TASK DIRECTIONS =
The answer must restate the records below word for word.

[Records from a data collection]

========================================================================

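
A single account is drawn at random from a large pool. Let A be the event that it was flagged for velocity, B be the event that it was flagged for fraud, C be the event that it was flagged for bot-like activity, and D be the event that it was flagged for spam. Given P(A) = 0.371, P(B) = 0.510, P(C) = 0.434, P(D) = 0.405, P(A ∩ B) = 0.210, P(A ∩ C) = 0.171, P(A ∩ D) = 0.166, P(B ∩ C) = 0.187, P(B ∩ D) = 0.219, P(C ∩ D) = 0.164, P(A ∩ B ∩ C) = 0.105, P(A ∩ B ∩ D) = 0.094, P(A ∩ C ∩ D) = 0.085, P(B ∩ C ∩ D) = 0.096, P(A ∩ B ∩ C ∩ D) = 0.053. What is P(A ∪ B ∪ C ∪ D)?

By inclusion-exclusion,
P(A ∪ B ∪ C ∪ D) = 0.371 + 0.510 + 0.434 + 0.405 − 0.210 − 0.171 − 0.166 − 0.187 − 0.219 − 0.164 + 0.105 + 0.094 + 0.085 + 0.096 − 0.053 = 0.930

0.930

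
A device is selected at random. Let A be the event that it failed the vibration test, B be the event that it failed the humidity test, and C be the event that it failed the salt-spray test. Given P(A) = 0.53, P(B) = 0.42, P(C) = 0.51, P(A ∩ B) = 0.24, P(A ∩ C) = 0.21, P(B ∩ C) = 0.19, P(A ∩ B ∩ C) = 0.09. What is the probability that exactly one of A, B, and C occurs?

P(exactly one) = 0.53 + 0.42 + 0.51 − 2·0.24 − 2·0.21 − 2·0.19 + 3·0.09 = 0.45

0.45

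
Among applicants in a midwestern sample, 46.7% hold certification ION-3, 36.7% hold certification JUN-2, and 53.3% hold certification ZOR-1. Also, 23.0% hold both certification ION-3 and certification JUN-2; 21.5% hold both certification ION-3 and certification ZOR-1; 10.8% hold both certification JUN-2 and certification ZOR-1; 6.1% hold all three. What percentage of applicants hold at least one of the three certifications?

87.5%

P(union) = 46.7 + 36.7 + 53.3 − 23.0 − 21.5 − 10.8 + 6.1 = 87.5%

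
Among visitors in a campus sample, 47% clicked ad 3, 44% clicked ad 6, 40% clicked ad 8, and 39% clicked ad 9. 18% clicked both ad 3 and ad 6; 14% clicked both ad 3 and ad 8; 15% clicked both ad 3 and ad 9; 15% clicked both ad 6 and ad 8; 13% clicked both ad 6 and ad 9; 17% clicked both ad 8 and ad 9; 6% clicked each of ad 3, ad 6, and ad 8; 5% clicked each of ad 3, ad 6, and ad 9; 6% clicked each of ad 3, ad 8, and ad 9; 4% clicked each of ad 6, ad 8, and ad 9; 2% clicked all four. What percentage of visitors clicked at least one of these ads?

By inclusion–exclusion:
P(≥1) = 47 + 44 + 40 + 39 − 18 − 14 − 15 − 15 − 13 − 17 + 6 + 5 + 6 + 4 − 2 = 97%

97%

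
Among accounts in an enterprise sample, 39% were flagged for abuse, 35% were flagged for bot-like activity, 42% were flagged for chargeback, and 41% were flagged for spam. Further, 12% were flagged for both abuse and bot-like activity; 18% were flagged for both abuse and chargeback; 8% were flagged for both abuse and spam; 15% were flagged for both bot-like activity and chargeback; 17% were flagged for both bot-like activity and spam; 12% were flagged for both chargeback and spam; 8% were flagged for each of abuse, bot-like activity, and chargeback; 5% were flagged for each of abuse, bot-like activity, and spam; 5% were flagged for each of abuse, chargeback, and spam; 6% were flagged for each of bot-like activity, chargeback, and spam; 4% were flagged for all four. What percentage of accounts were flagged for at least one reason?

P(≥1) = 39 + 35 + 42 + 41 − 12 − 18 − 8 − 15 − 17 − 12 + 8 + 5 + 5 + 6 − 4 = 95%

95%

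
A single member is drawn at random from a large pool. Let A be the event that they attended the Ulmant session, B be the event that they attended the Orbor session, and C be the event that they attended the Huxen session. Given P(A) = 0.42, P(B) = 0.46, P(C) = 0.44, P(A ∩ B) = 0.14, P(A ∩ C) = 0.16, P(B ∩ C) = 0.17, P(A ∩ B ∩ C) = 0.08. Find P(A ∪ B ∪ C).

P(A ∪ B ∪ C) = 0.42 + 0.46 + 0.44 − 0.14 − 0.16 − 0.17 + 0.08 = 0.93

0.93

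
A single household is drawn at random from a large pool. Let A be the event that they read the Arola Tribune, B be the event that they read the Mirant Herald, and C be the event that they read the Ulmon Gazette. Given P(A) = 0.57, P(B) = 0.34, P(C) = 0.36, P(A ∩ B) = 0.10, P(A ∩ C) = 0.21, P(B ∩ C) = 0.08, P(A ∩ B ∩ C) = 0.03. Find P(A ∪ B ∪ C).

0.91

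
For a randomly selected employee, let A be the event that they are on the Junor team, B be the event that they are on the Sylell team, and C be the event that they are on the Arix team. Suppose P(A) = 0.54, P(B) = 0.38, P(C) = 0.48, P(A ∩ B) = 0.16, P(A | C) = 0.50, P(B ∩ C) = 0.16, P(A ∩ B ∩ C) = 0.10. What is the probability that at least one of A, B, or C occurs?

0.94

P(A ∩ C) = P(C)·P(A|C) = 0.48 × 0.50 = 0.24
By inclusion–exclusion:
P(A ∪ B ∪ C) = 0.54 + 0.38 + 0.48 − 0.16 − 0.24 − 0.16 + 0.10 = 0.94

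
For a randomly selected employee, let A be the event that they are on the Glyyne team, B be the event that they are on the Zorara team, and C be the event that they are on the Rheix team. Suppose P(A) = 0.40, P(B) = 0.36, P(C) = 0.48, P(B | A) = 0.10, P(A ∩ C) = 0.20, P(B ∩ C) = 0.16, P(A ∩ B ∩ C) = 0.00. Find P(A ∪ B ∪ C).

0.84

P(A ∩ B) = P(A)·P(B|A) = 0.40 × 0.10 = 0.04
P(A ∪ B ∪ C) = 0.40 + 0.36 + 0.48 − 0.04 − 0.20 − 0.16 + 0.00 = 0.84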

========================================================================

RESPONSE BOX =
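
A single account is drawn at random from a large pool. Let A be the event that it was flagged for velocity, B be the event that it was flagged for fraud, C be the event that it was flagged for bot-like activity, and D be the event that it was flagged for spam. Given P(A) = 0.371, P(B) = 0.510, P(C) = 0.434, P(D) = 0.405, P(A ∩ B) = 0.210, P(A ∩ C) = 0.171, P(A ∩ D) = 0.166, P(B ∩ C) = 0.187, P(B ∩ D) = 0.219, P(C ∩ D) = 0.164, P(A ∩ B ∩ C) = 0.105, P(A ∩ B ∩ D) = 0.094, P(A ∩ C ∩ D) = 0.085, P(B ∩ C ∩ D) = 0.096, P(A ∩ B ∩ C ∩ D) = 0.053. What is P(A ∪ B ∪ C ∪ D)?

By inclusion-exclusion,
P(A ∪ B ∪ C ∪ D) = 0.371 + 0.510 + 0.434 + 0.405 − 0.210 − 0.171 − 0.166 − 0.187 − 0.219 − 0.164 + 0.105 + 0.094 + 0.085 + 0.096 − 0.053 = 0.930

0.930

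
A device is selected at random. Let A be the event that it failed the vibration test, B be the event that it failed the humidity test, and C be the event that it failed the salt-spray test. Given P(A) = 0.53, P(B) = 0.42, P(C) = 0.51, P(A ∩ B) = 0.24, P(A ∩ C) = 0.21, P(B ∩ C) = 0.19, P(A ∩ B ∩ C) = 0.09. What is the probability that exactly one of A, B, and C occurs?

P(exactly one) = 0.53 + 0.42 + 0.51 − 2·0.24 − 2·0.21 − 2·0.19 + 3·0.09 = 0.45

0.45

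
Among applicants in a midwestern sample, 46.7% hold certification ION-3, 36.7% hold certification JUN-2, and 53.3% hold certification ZOR-1. Also, 23.0% hold both certification ION-3 and certification JUN-2; 21.5% hold both certification ION-3 and certification ZOR-1; 10.8% hold both certification JUN-2 and certification ZOR-1; 6.1% hold all three. What percentage of applicants hold at least one of the three certifications?

87.5%

P(union) = 46.7 + 36.7 + 53.3 − 23.0 − 21.5 − 10.8 + 6.1 = 87.5%

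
Among visitors in a campus sample, 47% clicked ad 3, 44% clicked ad 6, 40% clicked ad 8, and 39% clicked ad 9. 18% clicked both ad 3 and ad 6; 14% clicked both ad 3 and ad 8; 15% clicked both ad 3 and ad 9; 15% clicked both ad 6 and ad 8; 13% clicked both ad 6 and ad 9; 17% clicked both ad 8 and ad 9; 6% clicked each of ad 3, ad 6, and ad 8; 5% clicked each of ad 3, ad 6, and ad 9; 6% clicked each of ad 3, ad 8, and ad 9; 4% clicked each of ad 6, ad 8, and ad 9; 2% clicked all four. What percentage of visitors clicked at least one of these ads?

By inclusion–exclusion:
P(≥1) = 47 + 44 + 40 + 39 − 18 − 14 − 15 − 15 − 13 − 17 + 6 + 5 + 6 + 4 − 2 = 97%

97%

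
Among accounts in an enterprise sample, 39% were flagged for abuse, 35% were flagged for bot-like activity, 42% were flagged for chargeback, and 41% were flagged for spam. Further, 12% were flagged for both abuse and bot-like activity; 18% were flagged for both abuse and chargeback; 8% were flagged for both abuse and spam; 15% were flagged for both bot-like activity and chargeback; 17% were flagged for both bot-like activity and spam; 12% were flagged for both chargeback and spam; 8% were flagged for each of abuse, bot-like activity, and chargeback; 5% were flagged for each of abuse, bot-like activity, and spam; 5% were flagged for each of abuse, chargeback, and spam; 6% were flagged for each of bot-like activity, chargeback, and spam; 4% were flagged for all four. What percentage of accounts were flagged for at least one reason?

P(≥1) = 39 + 35 + 42 + 41 − 12 − 18 − 8 − 15 − 17 − 12 + 8 + 5 + 5 + 6 − 4 = 95%

95%

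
A single member is drawn at random from a large pool. Let A be the event that they attended the Ulmant session, B be the event that they attended the Orbor session, and C be the event that they attended the Huxen session. Given P(A) = 0.42, P(B) = 0.46, P(C) = 0.44, P(A ∩ B) = 0.14, P(A ∩ C) = 0.16, P(B ∩ C) = 0.17, P(A ∩ B ∩ C) = 0.08. Find P(A ∪ B ∪ C).

P(A ∪ B ∪ C) = 0.42 + 0.46 + 0.44 − 0.14 − 0.16 − 0.17 + 0.08 = 0.93

0.93

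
A single household is drawn at random from a large pool. Let A be the event that they read the Arola Tribune, B be the event that they read the Mirant Herald, and C be the event that they read the Ulmon Gazette. Given P(A) = 0.57, P(B) = 0.34, P(C) = 0.36, P(A ∩ B) = 0.10, P(A ∩ C) = 0.21, P(B ∩ C) = 0.08, P(A ∩ B ∩ C) = 0.03. Find P(A ∪ B ∪ C).

0.91

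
For a randomly selected employee, let A be the event that they are on the Junor team, B be the event that they are on the Sylell team, and C be the event that they are on the Arix team. Suppose P(A) = 0.54, P(B) = 0.38, P(C) = 0.48, P(A ∩ B) = 0.16, P(A | C) = 0.50, P(B ∩ C) = 0.16, P(A ∩ B ∩ C) = 0.10. What is the probability that at least one of A, B, or C occurs?

0.94

P(A ∩ C) = P(C)·P(A|C) = 0.48 × 0.50 = 0.24
By inclusion–exclusion:
P(A ∪ B ∪ C) = 0.54 + 0.38 + 0.48 − 0.16 − 0.24 − 0.16 + 0.10 = 0.94

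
For a randomly selected employee, let A be the event that they are on the Glyyne team, B be the event that they are on the Zorara team, and C be the event that they are on the Rheix team. Suppose P(A) = 0.40, P(B) = 0.36, P(C) = 0.48, P(B | A) = 0.10, P(A ∩ C) = 0.20, P(B ∩ C) = 0.16, P(A ∩ B ∩ C) = 0.00. Find P(A ∪ B ∪ C).

0.84

P(A ∩ B) = P(A)·P(B|A) = 0.40 × 0.10 = 0.04
P(A ∪ B ∪ C) = 0.40 + 0.36 + 0.48 − 0.04 − 0.20 − 0.16 + 0.00 = 0.84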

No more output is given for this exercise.